▶ [TASK GOAL]: Transcribe exactly each line of the entries, from the opening line to the line with "- arc(d, r), d", with both of those lines included.

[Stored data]
========================
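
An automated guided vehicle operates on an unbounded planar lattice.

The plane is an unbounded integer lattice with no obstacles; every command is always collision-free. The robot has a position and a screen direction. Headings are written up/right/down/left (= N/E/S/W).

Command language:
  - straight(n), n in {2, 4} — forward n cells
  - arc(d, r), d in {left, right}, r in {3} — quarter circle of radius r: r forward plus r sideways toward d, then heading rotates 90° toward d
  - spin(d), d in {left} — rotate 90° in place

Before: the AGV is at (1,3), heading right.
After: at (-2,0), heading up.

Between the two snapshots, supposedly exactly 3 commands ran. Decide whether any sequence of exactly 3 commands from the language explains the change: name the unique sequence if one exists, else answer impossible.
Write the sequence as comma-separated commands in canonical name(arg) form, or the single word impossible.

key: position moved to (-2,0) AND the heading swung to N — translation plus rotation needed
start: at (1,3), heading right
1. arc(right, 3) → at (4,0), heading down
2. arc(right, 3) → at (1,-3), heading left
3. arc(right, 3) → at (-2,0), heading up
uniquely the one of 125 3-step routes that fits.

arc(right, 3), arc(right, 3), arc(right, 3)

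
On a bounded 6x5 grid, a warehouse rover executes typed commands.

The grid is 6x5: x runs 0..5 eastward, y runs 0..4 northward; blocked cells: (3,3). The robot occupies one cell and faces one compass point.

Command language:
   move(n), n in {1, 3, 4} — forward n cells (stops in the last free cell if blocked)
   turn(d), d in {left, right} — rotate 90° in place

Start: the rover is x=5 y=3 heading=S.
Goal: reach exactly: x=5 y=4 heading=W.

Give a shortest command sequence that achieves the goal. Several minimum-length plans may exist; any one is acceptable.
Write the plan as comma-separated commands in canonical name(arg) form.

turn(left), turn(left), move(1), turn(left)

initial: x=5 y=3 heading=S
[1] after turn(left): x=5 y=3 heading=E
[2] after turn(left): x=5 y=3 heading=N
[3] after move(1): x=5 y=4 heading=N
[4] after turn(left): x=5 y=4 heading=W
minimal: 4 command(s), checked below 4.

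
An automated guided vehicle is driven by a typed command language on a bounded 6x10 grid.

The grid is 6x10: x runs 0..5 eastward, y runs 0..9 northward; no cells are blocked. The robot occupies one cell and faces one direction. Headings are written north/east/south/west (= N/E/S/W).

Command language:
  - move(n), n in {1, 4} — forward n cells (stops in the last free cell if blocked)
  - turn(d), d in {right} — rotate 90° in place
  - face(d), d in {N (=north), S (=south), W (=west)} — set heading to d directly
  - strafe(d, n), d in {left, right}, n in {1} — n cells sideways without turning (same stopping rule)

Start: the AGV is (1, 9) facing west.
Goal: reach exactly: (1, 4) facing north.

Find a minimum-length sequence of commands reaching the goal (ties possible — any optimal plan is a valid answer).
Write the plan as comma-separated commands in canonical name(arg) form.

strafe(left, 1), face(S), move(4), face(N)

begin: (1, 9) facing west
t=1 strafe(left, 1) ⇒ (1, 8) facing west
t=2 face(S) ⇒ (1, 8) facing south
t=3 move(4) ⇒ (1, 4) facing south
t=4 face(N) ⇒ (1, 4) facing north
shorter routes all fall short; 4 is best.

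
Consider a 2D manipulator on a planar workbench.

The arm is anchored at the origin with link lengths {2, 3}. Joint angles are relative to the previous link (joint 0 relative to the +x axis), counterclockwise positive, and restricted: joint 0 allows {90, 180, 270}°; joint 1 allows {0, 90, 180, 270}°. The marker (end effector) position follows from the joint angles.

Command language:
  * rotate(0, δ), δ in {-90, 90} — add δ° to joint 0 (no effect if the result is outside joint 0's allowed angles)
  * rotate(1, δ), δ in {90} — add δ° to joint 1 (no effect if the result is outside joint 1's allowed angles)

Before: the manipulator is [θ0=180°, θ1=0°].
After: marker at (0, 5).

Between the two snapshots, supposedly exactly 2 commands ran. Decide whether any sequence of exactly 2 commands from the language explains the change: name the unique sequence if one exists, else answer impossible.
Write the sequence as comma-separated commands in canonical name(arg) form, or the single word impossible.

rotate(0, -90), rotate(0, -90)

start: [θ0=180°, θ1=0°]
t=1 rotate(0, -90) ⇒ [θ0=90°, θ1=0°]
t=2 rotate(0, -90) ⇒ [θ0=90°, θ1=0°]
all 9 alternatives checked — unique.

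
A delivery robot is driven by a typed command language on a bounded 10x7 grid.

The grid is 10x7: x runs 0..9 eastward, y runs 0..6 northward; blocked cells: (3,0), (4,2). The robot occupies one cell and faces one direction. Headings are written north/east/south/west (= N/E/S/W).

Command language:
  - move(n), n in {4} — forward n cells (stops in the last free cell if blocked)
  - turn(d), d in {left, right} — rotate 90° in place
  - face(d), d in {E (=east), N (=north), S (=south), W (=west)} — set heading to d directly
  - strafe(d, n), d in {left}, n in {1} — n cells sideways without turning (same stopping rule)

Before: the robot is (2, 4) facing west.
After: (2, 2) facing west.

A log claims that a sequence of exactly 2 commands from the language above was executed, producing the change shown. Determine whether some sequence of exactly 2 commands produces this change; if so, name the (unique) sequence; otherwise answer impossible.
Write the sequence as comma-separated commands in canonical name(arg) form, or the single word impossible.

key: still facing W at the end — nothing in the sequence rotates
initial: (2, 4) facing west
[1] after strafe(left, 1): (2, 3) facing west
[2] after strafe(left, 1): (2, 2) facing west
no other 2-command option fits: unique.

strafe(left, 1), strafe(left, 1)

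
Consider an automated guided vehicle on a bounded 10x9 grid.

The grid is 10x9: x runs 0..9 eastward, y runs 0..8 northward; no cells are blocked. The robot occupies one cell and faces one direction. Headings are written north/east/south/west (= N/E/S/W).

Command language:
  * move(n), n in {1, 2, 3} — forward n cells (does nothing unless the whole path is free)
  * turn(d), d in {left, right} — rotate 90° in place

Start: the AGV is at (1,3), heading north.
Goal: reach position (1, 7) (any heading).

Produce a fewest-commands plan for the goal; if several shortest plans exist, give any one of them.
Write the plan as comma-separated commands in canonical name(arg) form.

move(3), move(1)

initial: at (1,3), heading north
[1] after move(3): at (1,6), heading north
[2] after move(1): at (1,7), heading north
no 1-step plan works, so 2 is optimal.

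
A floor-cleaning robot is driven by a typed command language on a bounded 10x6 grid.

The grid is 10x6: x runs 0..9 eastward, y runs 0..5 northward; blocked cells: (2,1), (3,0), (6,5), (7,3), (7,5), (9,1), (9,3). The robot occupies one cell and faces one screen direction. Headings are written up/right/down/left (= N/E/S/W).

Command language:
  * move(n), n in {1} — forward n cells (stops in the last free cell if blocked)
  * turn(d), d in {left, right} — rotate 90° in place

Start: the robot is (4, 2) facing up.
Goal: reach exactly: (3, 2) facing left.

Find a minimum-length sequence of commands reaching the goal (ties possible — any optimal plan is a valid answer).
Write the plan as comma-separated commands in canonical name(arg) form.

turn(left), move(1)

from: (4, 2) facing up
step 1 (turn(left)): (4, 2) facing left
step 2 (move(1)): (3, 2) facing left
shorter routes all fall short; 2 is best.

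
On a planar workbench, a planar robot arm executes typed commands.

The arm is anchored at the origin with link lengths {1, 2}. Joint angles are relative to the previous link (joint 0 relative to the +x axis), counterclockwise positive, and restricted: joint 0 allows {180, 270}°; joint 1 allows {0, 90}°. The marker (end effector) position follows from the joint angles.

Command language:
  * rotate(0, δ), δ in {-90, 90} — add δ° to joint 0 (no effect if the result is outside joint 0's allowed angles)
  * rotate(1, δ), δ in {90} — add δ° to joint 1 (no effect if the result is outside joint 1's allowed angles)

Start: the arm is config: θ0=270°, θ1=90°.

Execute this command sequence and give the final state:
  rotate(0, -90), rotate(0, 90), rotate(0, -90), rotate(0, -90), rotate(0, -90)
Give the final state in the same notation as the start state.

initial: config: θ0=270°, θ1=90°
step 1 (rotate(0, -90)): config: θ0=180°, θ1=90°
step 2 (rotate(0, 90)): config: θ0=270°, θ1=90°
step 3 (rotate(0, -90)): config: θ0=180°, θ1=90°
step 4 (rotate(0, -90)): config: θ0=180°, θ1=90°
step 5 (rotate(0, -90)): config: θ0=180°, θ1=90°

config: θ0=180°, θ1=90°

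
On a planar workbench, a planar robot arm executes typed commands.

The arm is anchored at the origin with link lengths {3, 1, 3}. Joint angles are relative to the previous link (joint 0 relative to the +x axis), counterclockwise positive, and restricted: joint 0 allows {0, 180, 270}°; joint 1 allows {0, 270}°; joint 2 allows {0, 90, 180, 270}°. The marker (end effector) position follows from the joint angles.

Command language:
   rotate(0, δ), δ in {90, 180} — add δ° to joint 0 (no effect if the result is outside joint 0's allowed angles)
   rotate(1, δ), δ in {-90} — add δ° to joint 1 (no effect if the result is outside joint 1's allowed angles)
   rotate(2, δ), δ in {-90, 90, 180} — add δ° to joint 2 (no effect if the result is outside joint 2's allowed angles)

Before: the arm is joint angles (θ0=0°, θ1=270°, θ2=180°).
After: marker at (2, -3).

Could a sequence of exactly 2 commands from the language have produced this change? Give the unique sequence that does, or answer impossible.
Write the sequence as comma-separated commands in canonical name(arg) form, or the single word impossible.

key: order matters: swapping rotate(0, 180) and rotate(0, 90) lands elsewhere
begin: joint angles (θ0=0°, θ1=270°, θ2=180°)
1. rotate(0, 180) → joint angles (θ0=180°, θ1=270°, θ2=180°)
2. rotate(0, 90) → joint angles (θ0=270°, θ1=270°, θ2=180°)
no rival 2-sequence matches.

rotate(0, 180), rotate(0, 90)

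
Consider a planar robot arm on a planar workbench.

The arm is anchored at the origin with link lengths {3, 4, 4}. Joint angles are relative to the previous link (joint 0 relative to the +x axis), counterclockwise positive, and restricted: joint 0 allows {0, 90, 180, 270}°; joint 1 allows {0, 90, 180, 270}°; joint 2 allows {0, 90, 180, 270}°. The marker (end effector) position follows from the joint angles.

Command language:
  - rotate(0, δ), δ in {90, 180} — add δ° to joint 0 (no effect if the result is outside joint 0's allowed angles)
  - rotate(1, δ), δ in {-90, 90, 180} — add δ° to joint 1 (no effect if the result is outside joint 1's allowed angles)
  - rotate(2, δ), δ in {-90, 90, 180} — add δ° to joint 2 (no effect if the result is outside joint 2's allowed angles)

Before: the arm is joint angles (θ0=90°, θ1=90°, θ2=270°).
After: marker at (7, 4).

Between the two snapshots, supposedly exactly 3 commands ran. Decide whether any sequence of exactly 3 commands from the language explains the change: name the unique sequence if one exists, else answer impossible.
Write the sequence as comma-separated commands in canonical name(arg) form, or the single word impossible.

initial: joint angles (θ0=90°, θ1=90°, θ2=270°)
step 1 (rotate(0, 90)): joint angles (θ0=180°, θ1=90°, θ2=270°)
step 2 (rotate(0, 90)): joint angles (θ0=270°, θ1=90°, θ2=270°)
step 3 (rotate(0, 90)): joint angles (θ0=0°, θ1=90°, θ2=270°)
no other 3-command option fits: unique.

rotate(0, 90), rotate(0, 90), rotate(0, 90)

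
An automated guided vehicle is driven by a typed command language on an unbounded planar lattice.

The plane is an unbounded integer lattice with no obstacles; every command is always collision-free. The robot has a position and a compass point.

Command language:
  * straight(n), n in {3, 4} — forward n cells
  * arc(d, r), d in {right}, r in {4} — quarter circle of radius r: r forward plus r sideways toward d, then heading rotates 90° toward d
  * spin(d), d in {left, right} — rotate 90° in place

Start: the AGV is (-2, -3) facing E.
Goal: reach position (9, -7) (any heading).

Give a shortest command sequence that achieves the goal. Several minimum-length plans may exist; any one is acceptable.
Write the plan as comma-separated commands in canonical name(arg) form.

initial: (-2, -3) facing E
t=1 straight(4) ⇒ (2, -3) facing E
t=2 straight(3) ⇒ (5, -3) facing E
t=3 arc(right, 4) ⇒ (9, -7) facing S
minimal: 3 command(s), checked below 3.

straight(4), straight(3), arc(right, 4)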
========================
▶ [OUTPUT OF THE EXERCISE]:
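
An automated guided vehicle operates on an unbounded planar lattice.

The plane is an unbounded integer lattice with no obstacles; every command is always collision-free. The robot has a position and a screen direction. Headings are written up/right/down/left (= N/E/S/W).

Command language:
  - straight(n), n in {2, 4} — forward n cells
  - arc(d, r), d in {left, right}, r in {3} — quarter circle of radius r: r forward plus r sideways toward d, then heading rotates 90° toward d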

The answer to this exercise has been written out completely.